[Collected data]
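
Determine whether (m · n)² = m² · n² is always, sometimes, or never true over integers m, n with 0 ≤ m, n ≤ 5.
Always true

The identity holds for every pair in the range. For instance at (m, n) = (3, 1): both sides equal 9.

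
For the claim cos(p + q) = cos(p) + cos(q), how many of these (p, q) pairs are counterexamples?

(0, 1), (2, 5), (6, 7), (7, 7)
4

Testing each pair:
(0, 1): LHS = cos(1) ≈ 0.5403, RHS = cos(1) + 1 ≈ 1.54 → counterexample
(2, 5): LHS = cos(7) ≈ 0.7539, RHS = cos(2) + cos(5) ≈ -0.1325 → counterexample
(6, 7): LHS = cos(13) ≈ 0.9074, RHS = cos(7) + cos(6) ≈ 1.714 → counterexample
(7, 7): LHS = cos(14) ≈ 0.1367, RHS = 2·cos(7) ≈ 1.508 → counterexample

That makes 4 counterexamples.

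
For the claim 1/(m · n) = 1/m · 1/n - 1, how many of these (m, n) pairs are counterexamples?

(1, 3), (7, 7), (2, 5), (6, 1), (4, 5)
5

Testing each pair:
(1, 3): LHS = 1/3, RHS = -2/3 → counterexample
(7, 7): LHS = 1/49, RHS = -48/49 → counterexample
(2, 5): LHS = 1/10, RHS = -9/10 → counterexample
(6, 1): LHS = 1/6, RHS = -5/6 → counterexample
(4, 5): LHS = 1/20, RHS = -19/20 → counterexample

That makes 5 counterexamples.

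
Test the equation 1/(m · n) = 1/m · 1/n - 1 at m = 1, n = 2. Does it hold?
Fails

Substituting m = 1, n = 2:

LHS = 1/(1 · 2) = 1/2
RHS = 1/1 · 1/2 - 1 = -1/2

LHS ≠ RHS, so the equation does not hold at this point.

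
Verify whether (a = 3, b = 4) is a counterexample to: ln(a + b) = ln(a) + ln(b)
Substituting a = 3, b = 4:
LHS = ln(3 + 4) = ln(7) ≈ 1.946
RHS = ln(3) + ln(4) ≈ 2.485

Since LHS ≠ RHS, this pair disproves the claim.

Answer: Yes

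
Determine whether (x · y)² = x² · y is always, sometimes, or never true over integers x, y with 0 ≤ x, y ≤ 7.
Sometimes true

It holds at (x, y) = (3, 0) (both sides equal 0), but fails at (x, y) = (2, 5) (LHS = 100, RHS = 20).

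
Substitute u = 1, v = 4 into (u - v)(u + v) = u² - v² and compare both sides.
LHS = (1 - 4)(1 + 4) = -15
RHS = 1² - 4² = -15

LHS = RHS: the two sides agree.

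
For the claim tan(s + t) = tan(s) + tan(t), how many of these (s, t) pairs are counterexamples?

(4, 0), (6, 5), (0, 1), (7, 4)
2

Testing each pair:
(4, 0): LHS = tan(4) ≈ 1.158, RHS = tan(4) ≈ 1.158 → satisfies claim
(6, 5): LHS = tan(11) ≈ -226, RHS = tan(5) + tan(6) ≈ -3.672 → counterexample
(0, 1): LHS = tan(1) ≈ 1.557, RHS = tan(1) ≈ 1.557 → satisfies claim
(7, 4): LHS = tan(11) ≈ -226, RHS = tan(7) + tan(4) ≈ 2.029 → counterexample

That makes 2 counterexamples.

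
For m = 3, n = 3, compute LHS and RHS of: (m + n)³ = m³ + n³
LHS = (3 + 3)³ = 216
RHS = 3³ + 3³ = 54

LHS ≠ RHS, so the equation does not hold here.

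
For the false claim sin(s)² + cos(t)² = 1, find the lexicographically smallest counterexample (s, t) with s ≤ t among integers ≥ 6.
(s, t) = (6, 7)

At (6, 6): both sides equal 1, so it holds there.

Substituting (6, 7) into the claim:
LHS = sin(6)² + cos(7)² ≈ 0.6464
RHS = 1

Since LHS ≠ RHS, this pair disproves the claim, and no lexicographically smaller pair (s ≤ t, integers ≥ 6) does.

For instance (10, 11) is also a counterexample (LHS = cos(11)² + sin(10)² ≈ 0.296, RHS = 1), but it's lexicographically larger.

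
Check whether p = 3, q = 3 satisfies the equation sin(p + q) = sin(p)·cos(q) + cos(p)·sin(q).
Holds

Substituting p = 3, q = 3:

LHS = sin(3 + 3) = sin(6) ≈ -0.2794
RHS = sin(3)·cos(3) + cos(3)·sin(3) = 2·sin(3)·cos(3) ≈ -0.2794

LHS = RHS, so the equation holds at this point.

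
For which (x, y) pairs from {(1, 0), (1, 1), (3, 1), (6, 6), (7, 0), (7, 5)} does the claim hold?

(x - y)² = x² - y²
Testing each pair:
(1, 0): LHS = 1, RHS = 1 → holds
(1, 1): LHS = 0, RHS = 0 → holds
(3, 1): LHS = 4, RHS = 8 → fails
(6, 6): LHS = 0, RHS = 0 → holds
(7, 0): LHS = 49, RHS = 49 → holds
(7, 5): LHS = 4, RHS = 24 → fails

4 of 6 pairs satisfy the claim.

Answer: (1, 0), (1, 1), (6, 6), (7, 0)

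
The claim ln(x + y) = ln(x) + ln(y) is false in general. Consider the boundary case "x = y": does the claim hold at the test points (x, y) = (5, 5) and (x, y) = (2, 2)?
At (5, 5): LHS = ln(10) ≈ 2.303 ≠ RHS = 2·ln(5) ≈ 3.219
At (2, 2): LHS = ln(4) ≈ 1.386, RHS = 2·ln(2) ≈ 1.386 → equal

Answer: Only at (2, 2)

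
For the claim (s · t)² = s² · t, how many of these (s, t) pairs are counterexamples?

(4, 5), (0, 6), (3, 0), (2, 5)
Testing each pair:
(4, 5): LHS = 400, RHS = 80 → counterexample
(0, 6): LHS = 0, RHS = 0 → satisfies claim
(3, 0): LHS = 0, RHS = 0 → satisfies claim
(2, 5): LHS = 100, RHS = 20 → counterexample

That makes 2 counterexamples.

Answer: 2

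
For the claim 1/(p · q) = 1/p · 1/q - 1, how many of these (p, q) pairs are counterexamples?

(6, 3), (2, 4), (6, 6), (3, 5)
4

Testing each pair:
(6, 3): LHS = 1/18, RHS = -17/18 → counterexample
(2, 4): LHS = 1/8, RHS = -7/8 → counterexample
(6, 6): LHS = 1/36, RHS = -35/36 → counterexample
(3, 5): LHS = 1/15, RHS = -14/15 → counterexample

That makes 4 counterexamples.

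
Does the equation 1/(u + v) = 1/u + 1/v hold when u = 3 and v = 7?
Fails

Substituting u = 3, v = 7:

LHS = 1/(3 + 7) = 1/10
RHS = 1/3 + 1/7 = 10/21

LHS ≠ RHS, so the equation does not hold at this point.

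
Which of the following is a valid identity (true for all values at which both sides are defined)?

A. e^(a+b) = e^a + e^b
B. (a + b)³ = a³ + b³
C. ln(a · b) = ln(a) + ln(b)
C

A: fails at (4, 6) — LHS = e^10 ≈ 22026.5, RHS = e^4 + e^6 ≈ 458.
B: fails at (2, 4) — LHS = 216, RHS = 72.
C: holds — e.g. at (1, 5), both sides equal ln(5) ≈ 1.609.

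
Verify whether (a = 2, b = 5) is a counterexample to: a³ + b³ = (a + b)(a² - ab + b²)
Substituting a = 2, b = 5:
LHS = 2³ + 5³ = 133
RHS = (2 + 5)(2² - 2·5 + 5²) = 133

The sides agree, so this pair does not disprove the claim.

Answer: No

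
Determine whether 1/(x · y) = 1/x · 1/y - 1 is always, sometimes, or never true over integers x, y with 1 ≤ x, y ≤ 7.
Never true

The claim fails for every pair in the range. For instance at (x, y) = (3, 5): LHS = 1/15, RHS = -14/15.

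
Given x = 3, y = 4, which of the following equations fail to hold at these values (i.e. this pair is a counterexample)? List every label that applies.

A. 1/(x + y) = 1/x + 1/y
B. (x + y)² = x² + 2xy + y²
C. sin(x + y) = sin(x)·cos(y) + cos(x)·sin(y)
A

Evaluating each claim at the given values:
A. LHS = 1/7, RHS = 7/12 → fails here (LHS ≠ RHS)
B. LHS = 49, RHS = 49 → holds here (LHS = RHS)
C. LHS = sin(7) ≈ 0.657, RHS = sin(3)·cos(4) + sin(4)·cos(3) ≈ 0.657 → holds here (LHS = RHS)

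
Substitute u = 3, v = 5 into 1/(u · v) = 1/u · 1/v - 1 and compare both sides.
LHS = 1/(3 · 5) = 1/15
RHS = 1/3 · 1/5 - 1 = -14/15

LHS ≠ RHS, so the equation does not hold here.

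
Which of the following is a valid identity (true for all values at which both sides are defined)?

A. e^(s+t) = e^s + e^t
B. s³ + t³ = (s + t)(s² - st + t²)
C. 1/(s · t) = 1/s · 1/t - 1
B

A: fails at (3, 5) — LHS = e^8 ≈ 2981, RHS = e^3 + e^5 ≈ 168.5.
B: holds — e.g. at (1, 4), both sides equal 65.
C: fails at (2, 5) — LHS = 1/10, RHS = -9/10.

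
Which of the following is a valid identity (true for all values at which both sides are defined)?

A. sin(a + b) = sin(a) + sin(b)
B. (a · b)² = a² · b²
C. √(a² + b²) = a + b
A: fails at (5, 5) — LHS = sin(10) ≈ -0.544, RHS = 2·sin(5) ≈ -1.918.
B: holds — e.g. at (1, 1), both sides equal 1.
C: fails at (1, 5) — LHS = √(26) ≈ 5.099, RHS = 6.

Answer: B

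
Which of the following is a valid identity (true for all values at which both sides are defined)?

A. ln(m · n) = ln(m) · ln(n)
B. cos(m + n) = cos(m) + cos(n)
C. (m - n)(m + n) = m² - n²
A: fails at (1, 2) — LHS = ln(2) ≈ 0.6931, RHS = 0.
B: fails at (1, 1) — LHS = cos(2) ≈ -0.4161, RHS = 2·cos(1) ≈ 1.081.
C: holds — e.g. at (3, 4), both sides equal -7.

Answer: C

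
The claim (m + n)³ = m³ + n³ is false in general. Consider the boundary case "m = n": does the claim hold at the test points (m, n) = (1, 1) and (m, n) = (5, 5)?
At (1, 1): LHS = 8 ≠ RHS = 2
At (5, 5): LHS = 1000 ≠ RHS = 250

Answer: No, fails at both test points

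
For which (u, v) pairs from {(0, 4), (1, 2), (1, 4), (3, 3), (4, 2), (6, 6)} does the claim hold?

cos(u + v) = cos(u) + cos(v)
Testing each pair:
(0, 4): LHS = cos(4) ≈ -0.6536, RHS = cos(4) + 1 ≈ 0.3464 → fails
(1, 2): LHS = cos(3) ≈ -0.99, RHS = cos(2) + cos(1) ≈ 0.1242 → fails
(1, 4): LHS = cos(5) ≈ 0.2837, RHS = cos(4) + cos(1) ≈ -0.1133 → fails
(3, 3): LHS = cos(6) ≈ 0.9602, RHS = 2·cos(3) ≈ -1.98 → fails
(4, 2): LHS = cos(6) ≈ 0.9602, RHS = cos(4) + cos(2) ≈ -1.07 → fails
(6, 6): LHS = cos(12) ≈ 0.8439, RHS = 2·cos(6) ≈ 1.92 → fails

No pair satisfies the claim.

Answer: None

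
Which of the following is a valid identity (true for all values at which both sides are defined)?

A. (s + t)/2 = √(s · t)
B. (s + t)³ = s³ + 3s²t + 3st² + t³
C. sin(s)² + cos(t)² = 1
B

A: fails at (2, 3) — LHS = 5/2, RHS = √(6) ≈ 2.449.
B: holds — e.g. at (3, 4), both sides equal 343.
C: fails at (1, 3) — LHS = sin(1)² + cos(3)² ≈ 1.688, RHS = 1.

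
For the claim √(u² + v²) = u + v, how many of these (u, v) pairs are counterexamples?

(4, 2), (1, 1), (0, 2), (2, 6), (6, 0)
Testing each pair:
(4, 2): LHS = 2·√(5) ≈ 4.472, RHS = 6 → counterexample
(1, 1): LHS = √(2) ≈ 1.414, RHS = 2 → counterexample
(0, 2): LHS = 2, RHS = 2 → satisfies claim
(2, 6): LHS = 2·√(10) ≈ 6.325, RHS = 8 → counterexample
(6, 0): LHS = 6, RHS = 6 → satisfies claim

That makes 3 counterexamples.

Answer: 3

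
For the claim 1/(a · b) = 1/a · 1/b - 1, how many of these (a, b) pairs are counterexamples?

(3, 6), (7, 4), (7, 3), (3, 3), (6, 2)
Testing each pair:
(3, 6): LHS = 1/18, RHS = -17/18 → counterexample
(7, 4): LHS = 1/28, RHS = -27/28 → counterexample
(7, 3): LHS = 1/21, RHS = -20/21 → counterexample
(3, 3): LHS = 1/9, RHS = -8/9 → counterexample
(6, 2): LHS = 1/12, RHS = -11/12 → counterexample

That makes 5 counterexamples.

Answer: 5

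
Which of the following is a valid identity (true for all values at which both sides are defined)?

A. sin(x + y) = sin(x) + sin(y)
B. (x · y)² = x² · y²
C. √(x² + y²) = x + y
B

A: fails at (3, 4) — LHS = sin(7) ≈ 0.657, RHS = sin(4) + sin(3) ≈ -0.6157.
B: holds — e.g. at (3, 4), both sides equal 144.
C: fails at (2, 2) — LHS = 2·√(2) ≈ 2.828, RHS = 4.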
---
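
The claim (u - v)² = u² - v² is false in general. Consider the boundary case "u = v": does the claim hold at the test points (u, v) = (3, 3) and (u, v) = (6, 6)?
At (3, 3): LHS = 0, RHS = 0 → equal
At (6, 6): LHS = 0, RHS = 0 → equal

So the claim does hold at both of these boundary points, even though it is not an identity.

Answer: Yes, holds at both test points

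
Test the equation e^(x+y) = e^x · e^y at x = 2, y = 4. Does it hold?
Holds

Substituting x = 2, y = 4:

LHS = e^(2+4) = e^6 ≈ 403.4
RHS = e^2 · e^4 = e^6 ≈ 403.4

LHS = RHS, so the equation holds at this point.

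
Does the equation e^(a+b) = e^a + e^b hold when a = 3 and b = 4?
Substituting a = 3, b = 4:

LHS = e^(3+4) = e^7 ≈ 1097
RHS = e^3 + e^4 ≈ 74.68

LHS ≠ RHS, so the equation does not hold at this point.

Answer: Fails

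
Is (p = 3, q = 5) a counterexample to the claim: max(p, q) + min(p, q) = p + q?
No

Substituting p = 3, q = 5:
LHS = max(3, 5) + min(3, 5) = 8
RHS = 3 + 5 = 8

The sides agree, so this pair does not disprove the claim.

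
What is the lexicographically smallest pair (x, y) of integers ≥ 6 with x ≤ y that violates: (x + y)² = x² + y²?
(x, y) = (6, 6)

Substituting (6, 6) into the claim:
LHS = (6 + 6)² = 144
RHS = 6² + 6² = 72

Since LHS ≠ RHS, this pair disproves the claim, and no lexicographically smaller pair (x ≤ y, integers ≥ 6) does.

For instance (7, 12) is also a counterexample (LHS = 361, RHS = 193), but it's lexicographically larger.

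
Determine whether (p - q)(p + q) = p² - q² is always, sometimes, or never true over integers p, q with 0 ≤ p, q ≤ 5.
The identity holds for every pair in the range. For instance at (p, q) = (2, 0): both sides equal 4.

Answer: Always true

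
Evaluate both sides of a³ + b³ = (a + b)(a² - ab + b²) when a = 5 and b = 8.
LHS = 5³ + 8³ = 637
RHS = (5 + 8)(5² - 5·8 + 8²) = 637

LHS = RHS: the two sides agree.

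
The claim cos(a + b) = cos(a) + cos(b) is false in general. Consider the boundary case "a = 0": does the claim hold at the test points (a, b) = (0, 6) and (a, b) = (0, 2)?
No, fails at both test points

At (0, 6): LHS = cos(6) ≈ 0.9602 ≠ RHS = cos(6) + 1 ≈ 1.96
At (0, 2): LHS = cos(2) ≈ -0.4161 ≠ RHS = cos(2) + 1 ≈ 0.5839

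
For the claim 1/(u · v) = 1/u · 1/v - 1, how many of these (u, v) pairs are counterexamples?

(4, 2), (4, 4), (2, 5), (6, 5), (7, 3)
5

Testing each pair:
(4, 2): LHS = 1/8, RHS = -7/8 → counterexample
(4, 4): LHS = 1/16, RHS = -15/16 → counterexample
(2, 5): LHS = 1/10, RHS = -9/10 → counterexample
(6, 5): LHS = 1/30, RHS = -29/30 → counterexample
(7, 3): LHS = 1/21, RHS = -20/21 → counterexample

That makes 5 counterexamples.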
* * *
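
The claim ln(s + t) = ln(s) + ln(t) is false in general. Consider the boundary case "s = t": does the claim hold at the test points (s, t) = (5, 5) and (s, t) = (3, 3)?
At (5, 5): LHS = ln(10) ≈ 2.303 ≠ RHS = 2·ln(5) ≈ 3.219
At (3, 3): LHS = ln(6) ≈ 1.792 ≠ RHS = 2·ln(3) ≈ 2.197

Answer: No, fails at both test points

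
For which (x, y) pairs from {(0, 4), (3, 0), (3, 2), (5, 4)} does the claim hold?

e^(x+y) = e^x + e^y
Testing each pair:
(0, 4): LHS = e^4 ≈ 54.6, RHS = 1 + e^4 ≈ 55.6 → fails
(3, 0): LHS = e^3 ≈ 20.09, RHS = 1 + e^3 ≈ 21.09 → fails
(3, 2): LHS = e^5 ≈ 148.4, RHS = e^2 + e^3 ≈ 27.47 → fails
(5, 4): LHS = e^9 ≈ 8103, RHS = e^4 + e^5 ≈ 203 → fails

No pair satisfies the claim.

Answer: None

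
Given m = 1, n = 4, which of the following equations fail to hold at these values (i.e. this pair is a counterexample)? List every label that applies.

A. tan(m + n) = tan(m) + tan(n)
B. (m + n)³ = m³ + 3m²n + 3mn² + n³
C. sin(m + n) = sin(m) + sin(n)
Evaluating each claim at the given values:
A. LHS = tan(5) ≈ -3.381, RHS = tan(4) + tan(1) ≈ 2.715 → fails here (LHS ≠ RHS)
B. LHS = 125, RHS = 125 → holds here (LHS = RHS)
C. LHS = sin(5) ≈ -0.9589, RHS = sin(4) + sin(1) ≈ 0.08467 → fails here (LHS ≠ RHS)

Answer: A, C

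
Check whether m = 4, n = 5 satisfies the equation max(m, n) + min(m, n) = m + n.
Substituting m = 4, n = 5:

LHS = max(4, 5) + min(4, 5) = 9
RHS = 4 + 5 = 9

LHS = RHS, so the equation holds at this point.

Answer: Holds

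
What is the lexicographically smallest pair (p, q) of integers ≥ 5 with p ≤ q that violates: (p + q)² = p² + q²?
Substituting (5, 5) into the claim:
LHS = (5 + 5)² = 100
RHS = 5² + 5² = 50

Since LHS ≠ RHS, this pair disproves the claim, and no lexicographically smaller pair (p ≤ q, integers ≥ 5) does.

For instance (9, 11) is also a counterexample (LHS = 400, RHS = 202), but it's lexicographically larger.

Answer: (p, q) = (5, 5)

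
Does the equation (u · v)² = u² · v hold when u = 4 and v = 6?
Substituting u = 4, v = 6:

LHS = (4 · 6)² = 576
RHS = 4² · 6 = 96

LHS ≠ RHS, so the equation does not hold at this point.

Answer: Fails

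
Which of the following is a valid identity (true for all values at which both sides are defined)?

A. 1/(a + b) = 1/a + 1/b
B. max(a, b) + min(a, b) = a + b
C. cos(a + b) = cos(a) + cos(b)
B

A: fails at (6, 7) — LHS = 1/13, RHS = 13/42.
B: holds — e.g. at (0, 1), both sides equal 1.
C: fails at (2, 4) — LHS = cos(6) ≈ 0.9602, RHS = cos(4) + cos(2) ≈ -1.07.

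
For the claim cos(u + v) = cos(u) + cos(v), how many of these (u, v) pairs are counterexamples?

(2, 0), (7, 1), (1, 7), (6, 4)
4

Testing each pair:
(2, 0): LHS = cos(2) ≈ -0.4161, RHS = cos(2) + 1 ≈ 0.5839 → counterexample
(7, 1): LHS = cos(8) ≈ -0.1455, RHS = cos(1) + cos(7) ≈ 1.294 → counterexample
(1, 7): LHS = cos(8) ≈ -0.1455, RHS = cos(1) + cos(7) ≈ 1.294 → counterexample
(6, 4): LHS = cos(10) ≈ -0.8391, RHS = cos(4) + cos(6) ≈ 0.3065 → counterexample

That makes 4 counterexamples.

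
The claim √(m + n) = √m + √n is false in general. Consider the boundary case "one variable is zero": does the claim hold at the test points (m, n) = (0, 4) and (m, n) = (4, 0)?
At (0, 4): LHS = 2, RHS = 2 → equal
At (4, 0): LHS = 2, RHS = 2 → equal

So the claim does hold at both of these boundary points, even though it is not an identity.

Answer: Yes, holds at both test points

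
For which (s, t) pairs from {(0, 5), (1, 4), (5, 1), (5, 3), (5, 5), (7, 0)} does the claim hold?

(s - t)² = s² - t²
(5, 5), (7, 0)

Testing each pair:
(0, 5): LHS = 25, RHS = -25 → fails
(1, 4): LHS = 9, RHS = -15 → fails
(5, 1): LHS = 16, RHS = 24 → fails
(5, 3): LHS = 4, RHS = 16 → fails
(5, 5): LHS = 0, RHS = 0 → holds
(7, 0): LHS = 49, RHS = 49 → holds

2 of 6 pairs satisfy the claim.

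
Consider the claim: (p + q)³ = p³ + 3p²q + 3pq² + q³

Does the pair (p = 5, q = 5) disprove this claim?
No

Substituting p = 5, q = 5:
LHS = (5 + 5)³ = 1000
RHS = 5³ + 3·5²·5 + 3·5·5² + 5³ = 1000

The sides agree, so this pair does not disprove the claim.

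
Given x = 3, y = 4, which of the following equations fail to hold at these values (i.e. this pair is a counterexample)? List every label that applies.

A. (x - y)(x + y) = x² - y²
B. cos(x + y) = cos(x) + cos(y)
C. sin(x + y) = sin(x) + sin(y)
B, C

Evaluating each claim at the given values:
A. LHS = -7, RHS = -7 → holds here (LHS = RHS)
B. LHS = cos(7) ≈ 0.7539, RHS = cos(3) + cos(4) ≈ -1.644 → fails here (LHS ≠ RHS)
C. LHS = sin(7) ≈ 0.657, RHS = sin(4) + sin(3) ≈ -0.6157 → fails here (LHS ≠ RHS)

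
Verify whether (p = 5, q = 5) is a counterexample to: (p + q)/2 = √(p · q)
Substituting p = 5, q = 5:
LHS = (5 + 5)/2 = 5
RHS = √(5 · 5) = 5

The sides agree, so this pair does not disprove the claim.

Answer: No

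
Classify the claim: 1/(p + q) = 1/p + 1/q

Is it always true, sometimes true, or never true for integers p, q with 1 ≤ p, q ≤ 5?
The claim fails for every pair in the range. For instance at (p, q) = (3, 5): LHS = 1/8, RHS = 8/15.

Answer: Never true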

*Exercise*:
Would you please repeat exactly the lines above, starting at the line with "A. ln(m · n) = ln(m) · ln(n)" and stopping at the line with "For which (u, v)", both included?

*Response to this task*:
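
A. ln(m · n) = ln(m) · ln(n)
B. cos(m + n) = cos(m) + cos(n)
C. (m - n)(m + n) = m² - n²
A: fails at (1, 2) — LHS = ln(2) ≈ 0.6931, RHS = 0.
B: fails at (1, 1) — LHS = cos(2) ≈ -0.4161, RHS = 2·cos(1) ≈ 1.081.
C: holds — e.g. at (3, 4), both sides equal -7.

Answer: C

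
The claim (m + n)³ = m³ + n³ is false in general. Consider the boundary case "m = n": does the claim hold at the test points (m, n) = (1, 1) and (m, n) = (5, 5)?
At (1, 1): LHS = 8 ≠ RHS = 2
At (5, 5): LHS = 1000 ≠ RHS = 250

Answer: No, fails at both test points

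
For which (u, v) pairs from {(0, 4), (1, 2), (1, 4), (3, 3), (4, 2), (6, 6)} does the claim hold?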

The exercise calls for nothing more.